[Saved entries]
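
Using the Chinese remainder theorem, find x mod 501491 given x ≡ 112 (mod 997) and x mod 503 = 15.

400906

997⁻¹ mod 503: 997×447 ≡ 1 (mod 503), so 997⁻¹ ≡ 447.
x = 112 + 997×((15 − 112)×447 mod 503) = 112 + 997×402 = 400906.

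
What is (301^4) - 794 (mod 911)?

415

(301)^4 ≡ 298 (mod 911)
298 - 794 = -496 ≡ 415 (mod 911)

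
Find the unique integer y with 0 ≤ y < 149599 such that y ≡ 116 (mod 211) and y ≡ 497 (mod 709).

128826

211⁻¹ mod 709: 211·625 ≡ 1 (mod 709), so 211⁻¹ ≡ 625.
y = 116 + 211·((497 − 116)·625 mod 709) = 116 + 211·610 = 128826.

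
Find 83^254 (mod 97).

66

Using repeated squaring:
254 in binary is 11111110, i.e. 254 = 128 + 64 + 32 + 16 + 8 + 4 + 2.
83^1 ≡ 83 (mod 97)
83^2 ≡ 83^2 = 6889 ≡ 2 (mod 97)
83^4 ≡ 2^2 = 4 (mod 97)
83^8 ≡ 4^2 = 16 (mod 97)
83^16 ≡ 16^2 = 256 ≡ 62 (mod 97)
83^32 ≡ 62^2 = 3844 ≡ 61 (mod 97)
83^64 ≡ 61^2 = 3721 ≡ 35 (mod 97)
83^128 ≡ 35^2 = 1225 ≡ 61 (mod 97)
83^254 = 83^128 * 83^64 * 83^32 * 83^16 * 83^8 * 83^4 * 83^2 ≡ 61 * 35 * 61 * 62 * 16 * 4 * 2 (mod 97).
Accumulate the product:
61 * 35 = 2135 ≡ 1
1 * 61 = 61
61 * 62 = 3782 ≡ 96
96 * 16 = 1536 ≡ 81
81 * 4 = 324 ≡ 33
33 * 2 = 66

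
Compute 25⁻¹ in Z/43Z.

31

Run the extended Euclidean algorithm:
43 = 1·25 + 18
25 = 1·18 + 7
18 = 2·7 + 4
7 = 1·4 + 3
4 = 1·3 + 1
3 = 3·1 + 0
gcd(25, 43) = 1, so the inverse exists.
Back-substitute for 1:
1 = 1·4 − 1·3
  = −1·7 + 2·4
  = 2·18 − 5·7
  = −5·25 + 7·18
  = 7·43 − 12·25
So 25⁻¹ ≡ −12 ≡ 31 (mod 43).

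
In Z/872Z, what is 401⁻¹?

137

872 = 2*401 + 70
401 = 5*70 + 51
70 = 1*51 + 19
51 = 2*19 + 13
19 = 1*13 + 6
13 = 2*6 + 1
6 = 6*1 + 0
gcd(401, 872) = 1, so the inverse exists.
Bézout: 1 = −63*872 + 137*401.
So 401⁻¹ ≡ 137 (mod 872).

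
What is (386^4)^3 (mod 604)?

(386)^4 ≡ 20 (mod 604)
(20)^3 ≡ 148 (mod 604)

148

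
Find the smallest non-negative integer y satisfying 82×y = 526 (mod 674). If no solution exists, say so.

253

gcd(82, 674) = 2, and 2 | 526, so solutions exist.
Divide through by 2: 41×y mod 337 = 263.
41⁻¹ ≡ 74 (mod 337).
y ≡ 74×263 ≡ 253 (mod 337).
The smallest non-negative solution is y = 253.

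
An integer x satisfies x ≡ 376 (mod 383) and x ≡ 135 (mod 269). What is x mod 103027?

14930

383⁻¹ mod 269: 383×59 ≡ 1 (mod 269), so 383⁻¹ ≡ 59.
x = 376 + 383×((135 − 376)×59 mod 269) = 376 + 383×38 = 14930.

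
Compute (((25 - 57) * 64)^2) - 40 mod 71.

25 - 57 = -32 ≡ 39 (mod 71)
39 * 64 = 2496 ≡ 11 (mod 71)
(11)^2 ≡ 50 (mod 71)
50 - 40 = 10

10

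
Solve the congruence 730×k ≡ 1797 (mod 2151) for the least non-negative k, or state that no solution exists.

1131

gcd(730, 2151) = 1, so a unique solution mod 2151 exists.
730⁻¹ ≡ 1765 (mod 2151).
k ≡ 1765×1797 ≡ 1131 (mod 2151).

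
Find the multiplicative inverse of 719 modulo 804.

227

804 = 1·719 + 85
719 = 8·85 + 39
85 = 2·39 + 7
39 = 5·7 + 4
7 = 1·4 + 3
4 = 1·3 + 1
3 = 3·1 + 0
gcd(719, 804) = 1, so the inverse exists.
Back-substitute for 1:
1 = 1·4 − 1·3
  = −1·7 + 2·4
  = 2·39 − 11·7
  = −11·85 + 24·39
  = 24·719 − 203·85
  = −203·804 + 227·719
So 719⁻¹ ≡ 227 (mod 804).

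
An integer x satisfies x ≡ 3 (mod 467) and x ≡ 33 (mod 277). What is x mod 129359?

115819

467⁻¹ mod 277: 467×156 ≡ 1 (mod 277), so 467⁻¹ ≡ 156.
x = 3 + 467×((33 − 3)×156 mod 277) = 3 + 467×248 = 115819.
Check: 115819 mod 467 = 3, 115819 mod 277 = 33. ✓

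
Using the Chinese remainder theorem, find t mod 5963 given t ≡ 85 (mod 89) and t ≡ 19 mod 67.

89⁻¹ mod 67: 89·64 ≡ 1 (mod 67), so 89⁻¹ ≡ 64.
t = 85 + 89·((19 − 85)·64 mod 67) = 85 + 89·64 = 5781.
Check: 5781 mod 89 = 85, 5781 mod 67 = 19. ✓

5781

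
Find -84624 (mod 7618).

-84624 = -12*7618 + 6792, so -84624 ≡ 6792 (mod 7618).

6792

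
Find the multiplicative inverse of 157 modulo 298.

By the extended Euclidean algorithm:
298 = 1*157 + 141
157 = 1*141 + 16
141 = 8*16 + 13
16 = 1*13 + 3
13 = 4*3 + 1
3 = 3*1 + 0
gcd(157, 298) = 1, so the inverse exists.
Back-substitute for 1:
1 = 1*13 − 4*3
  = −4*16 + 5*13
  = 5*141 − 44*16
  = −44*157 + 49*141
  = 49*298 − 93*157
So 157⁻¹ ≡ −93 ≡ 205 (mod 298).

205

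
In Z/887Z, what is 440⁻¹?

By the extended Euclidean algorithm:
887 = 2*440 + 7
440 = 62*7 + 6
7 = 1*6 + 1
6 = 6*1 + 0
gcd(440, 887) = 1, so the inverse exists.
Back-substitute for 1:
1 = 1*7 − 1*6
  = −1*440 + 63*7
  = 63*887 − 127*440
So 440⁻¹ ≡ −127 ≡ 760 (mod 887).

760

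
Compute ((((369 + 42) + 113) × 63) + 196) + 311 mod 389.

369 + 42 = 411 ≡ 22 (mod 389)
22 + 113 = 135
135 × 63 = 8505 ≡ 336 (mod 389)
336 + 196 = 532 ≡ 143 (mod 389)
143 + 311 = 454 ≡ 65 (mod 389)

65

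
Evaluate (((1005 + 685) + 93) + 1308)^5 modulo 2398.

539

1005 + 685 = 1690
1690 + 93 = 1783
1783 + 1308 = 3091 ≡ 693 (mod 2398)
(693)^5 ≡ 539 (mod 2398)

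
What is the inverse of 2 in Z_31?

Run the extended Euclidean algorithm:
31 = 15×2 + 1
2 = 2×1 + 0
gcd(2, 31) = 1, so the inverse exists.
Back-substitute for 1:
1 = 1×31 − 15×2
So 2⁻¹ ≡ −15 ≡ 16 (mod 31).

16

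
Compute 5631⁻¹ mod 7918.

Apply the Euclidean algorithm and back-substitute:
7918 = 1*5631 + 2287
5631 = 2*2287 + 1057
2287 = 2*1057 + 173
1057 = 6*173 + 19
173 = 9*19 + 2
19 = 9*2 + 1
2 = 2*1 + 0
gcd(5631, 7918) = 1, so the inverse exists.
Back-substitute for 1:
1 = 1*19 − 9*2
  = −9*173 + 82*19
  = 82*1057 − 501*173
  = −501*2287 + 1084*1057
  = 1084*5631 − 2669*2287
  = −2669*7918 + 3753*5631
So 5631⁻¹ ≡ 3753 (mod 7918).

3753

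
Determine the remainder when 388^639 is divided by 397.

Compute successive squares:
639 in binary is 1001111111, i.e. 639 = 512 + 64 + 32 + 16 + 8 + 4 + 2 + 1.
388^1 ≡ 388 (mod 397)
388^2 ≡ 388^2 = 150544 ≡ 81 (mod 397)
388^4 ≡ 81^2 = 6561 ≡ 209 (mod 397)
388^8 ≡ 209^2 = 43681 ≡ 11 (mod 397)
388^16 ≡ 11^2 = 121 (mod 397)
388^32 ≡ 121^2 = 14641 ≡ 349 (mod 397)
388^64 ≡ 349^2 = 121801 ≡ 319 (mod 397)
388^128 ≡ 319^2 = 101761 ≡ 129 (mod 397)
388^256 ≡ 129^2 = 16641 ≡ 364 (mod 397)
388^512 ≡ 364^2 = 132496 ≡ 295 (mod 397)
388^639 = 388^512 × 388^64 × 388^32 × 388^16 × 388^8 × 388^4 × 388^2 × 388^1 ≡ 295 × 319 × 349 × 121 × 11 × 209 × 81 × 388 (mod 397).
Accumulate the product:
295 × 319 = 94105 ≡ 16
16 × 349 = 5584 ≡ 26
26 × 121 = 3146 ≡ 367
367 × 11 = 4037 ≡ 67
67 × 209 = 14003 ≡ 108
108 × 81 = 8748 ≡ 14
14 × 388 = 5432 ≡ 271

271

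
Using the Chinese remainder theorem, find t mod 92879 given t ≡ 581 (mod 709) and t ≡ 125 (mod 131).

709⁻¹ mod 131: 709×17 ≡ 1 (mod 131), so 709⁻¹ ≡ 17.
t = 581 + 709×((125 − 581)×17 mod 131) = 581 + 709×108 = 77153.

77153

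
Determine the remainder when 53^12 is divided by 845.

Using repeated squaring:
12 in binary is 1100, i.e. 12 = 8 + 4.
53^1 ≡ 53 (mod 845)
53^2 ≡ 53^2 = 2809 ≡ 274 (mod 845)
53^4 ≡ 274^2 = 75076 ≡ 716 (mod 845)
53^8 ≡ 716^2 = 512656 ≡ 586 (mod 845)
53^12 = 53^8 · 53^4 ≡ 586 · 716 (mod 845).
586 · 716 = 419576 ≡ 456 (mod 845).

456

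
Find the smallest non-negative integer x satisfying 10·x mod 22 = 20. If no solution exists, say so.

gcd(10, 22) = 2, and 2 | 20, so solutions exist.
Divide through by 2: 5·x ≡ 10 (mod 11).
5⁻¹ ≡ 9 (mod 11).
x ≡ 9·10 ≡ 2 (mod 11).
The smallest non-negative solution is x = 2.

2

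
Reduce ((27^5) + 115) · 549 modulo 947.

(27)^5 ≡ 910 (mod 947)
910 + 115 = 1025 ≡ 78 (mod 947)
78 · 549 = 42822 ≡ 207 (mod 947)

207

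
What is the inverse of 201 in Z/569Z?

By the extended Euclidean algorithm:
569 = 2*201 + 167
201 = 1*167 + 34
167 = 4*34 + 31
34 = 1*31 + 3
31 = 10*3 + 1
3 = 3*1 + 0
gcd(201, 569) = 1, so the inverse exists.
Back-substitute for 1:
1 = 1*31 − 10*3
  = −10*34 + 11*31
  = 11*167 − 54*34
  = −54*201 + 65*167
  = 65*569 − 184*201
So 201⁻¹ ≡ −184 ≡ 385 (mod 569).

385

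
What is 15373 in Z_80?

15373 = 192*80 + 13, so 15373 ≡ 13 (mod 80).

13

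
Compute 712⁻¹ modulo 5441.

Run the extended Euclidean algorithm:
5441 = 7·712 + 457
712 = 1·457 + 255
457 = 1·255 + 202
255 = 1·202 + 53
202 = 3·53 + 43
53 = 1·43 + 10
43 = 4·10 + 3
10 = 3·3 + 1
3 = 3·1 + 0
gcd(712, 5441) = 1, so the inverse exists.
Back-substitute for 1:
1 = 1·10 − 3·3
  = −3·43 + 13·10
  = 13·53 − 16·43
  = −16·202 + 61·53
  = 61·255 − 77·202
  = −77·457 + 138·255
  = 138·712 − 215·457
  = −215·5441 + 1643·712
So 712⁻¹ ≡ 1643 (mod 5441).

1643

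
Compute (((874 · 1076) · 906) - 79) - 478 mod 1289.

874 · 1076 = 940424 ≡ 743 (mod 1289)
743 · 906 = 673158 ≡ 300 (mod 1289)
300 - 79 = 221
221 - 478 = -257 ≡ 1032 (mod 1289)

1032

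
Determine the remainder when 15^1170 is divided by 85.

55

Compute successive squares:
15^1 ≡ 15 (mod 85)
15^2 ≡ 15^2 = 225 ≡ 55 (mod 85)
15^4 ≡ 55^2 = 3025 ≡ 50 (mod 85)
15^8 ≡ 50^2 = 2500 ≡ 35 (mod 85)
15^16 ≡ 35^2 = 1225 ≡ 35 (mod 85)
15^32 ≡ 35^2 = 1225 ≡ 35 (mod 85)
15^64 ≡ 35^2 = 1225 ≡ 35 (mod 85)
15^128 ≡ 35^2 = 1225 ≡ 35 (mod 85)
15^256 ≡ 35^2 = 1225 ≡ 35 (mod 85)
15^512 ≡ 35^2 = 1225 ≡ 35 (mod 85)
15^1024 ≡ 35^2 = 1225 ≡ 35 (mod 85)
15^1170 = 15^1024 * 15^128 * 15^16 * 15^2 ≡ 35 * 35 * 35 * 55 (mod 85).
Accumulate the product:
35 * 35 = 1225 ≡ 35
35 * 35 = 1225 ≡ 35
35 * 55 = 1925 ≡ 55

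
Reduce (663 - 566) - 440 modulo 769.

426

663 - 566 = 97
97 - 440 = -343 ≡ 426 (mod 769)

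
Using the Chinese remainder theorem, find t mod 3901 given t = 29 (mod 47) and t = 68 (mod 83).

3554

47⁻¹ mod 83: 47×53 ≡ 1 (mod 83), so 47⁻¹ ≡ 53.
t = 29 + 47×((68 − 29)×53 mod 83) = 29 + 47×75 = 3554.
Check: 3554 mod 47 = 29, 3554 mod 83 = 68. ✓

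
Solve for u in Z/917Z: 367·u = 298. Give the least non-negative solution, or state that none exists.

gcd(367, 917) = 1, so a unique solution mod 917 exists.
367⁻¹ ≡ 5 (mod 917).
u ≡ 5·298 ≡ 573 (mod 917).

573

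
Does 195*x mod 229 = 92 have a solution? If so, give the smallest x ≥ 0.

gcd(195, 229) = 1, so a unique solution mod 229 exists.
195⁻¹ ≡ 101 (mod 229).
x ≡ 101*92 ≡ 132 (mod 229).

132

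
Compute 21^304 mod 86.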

**What you will do**
The response should contain only a verbatim copy of the lines from the line with "Reduce (663 - 566) - 440 modulo 769." to the final line of the records.

**Answer to the problem**
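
Reduce (663 - 566) - 440 modulo 769.

426

663 - 566 = 97
97 - 440 = -343 ≡ 426 (mod 769)

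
Using the Chinese remainder theorem, find t mod 3901 given t = 29 (mod 47) and t = 68 (mod 83).

3554

47⁻¹ mod 83: 47×53 ≡ 1 (mod 83), so 47⁻¹ ≡ 53.
t = 29 + 47×((68 − 29)×53 mod 83) = 29 + 47×75 = 3554.
Check: 3554 mod 47 = 29, 3554 mod 83 = 68. ✓

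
Solve for u in Z/917Z: 367·u = 298. Give the least non-negative solution, or state that none exists.

gcd(367, 917) = 1, so a unique solution mod 917 exists.
367⁻¹ ≡ 5 (mod 917).
u ≡ 5·298 ≡ 573 (mod 917).

573

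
Does 195*x mod 229 = 92 have a solution? If so, give the smallest x ≥ 0.

gcd(195, 229) = 1, so a unique solution mod 229 exists.
195⁻¹ ≡ 101 (mod 229).
x ≡ 101*92 ≡ 132 (mod 229).

132

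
Compute 21^304 mod 86.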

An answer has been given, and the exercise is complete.